* [Your task]:
What follows is a listing; restate all of it word for word.

━━━━━━

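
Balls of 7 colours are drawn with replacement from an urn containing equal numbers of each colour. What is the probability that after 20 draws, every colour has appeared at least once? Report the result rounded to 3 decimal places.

Let A_i be the event that colour i is missing after 20 draws. By inclusion–exclusion on the A_i,
P(all seen) = Σ_{j=0}^{7} (-1)^j C(7,j)((7-j)/7)^20
= 1.0000 - 0.3207 + 0.0251 - 0.0005 + 0.0000 - 0.0000 + 0.0000 - 0.0000
= 0.7039.

0.704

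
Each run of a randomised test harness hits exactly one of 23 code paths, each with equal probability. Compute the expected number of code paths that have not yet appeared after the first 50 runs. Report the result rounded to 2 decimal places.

2.49

For each code path, P(unseen after 50) = (22/23)^50 = 0.108.
By linearity of expectation, E[unseen] = 23·(22/23)^50 = 2.492.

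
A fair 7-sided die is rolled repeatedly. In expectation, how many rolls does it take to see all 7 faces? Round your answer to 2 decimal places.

Split into phases: going from k distinct to k+1 distinct takes on average 7/(7-k) rolls.
E[T] = 7/7 + 7/6 + 7/5 + ... + 7/2 + 7/1 = 7·H_{7}.
H_{7} = 2.593, so E[T] = 18.150.

18.15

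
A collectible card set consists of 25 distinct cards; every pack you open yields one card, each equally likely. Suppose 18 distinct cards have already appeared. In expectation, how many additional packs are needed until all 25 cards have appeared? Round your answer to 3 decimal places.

The wait to go from k to k+1 distinct cards is geometric with mean 25/(25-k).
Sum over k = 18,...,24: E = 25/7 + 25/6 + 25/5 + ... + 25/2 + 25/1 = 64.8214.

64.821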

━━━━━━

* [Answer to this task]:
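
Balls of 7 colours are drawn with replacement from an urn containing equal numbers of each colour. What is the probability that after 20 draws, every colour has appeared at least once? Report the result rounded to 3 decimal places.

Let A_i be the event that colour i is missing after 20 draws. By inclusion–exclusion on the A_i,
P(all seen) = Σ_{j=0}^{7} (-1)^j C(7,j)((7-j)/7)^20
= 1.0000 - 0.3207 + 0.0251 - 0.0005 + 0.0000 - 0.0000 + 0.0000 - 0.0000
= 0.7039.

0.704

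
Each run of a randomised test harness hits exactly one of 23 code paths, each with equal probability. Compute the expected number of code paths that have not yet appeared after the first 50 runs. Report the result rounded to 2 decimal places.

2.49

For each code path, P(unseen after 50) = (22/23)^50 = 0.108.
By linearity of expectation, E[unseen] = 23·(22/23)^50 = 2.492.

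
A fair 7-sided die is rolled repeatedly. In expectation, how many rolls does it take to see all 7 faces? Round your answer to 2 decimal places.

Split into phases: going from k distinct to k+1 distinct takes on average 7/(7-k) rolls.
E[T] = 7/7 + 7/6 + 7/5 + ... + 7/2 + 7/1 = 7·H_{7}.
H_{7} = 2.593, so E[T] = 18.150.

18.15

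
A collectible card set consists of 25 distinct cards; every pack you open yields one card, each equally likely. Suppose 18 distinct cards have already appeared. In expectation, how many additional packs are needed until all 25 cards have appeared? Round your answer to 3 decimal places.

The wait to go from k to k+1 distinct cards is geometric with mean 25/(25-k).
Sum over k = 18,...,24: E = 25/7 + 25/6 + 25/5 + ... + 25/2 + 25/1 = 64.8214.

64.821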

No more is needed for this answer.